### WHAT IS BEING ASKED
Please transcribe exactly, and only, the lines of the data below between the line holding "- Marlins lost to Lynx" and the line holding "A round-robin Go tournament among nine", inclusive.

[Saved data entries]
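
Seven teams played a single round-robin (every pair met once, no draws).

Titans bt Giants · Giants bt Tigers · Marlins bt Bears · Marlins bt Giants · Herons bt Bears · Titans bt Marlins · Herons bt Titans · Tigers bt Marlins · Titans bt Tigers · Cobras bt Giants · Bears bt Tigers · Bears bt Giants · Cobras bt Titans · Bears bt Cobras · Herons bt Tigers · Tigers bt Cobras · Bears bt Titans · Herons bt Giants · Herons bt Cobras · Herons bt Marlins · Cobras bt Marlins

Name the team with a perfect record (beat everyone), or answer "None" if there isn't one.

Herons

Herons has 6 wins out of 6 opponents — a perfect record.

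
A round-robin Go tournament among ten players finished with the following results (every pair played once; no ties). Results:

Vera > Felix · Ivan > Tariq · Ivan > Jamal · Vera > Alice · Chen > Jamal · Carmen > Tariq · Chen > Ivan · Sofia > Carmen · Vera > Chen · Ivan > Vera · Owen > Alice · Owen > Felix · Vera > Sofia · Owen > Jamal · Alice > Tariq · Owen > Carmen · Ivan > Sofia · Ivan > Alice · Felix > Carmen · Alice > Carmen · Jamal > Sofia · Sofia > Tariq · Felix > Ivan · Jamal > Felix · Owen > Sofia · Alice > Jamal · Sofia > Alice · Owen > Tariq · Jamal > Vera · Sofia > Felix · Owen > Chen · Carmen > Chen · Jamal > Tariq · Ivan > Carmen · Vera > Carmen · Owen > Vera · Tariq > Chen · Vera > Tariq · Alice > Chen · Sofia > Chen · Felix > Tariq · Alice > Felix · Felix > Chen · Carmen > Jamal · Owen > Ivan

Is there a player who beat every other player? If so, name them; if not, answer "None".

Owen has 9 wins out of 9 opponents — a perfect record.

Owen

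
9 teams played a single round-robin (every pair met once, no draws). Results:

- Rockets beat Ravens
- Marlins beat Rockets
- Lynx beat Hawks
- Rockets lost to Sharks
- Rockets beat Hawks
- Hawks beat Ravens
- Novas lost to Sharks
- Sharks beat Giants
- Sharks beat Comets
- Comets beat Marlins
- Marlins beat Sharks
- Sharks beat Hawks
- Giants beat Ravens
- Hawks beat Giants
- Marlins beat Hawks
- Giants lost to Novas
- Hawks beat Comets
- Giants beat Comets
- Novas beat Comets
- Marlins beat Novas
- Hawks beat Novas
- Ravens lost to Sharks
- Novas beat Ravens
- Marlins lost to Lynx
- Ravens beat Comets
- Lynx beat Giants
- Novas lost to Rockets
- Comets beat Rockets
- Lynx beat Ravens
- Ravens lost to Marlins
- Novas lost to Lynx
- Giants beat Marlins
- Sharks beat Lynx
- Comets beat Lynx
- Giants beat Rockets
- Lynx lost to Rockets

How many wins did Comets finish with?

3

Comets' results: beat Lynx, Rockets, Marlins; lost to Novas, Ravens, Giants, Hawks, Sharks.
That is 3 wins.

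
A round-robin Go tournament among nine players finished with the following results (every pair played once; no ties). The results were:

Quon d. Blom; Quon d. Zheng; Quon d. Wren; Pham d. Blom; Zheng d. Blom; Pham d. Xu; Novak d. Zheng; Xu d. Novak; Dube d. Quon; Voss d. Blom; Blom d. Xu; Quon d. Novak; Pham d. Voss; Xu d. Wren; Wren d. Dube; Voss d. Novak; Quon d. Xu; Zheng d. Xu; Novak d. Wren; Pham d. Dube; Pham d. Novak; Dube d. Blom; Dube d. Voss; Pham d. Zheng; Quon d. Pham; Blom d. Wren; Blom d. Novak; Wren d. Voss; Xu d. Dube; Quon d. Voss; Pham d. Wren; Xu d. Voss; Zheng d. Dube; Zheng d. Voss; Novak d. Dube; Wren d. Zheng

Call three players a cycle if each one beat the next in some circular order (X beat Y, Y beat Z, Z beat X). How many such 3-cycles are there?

17

Win totals: Dube 3, Voss 2, Xu 4, Pham 7, Zheng 4, Quon 7, Wren 3, Novak 3, Blom 3.
A player with w wins dominates both others in C(w,2) triples; summing gives 3 + 1 + 6 + 21 + 6 + 21 + 3 + 3 + 3 = 67 transitive triples.
Total triples C(9,3) = 84, so cyclic triples = 84 − 67 = 17.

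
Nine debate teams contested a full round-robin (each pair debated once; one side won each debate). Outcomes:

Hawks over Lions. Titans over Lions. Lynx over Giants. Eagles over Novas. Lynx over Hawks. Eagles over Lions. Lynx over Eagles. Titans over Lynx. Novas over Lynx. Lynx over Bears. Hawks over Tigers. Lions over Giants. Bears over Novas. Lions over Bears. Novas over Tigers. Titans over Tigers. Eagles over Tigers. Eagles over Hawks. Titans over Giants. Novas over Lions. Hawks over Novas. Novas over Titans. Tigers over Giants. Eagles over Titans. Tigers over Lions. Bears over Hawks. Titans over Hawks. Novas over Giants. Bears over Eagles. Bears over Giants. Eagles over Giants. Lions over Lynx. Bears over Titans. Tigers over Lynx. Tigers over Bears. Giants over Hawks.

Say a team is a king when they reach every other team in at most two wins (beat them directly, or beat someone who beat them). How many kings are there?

6

Tigers reaches everyone (king).
Giants cannot reach Lynx, Bears, Eagles, Titans in two steps.
Hawks cannot reach Eagles in two steps.
Lynx reaches everyone (king).
Bears reaches everyone (king).
Novas reaches everyone (king).
Eagles reaches everyone (king).
Titans reaches everyone (king).
Lions cannot reach Tigers in two steps.
Kings: Tigers, Lynx, Bears, Novas, Eagles, Titans — 6.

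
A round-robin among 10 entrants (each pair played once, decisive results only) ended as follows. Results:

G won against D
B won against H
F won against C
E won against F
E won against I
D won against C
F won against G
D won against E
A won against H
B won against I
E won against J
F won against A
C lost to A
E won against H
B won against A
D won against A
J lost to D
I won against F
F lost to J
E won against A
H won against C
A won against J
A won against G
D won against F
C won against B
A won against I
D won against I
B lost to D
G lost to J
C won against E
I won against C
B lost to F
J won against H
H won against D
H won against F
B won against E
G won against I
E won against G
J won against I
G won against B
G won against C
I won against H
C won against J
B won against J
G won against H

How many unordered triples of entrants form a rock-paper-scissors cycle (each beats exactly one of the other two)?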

### YOUR RESPONSE
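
- Marlins lost to Lynx
- Ravens beat Comets
- Lynx beat Giants
- Novas lost to Rockets
- Comets beat Rockets
- Lynx beat Ravens
- Ravens lost to Marlins
- Novas lost to Lynx
- Giants beat Marlins
- Sharks beat Lynx
- Comets beat Lynx
- Giants beat Rockets
- Lynx lost to Rockets

How many wins did Comets finish with?

3

Comets' results: beat Lynx, Rockets, Marlins; lost to Novas, Ravens, Giants, Hawks, Sharks.
That is 3 wins.

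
A round-robin Go tournament among nine players finished with the following results (every pair played once; no ties). The results were: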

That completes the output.